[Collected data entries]
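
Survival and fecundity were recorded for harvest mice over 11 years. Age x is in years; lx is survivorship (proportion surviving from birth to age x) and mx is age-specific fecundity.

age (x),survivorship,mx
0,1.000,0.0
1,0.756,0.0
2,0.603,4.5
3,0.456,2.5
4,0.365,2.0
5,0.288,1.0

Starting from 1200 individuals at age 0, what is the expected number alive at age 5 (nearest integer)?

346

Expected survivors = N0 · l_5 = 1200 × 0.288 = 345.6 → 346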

==

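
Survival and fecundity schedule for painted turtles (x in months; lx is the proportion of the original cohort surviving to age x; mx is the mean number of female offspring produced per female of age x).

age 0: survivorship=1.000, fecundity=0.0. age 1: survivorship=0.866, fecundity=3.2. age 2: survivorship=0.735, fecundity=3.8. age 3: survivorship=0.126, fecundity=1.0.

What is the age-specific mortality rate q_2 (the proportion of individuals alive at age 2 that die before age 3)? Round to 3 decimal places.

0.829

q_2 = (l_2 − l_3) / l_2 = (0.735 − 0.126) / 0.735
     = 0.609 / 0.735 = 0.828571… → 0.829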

Directions
State how many lines in the entries above hold the word "Survival", with no further text.

Solution to this problem
2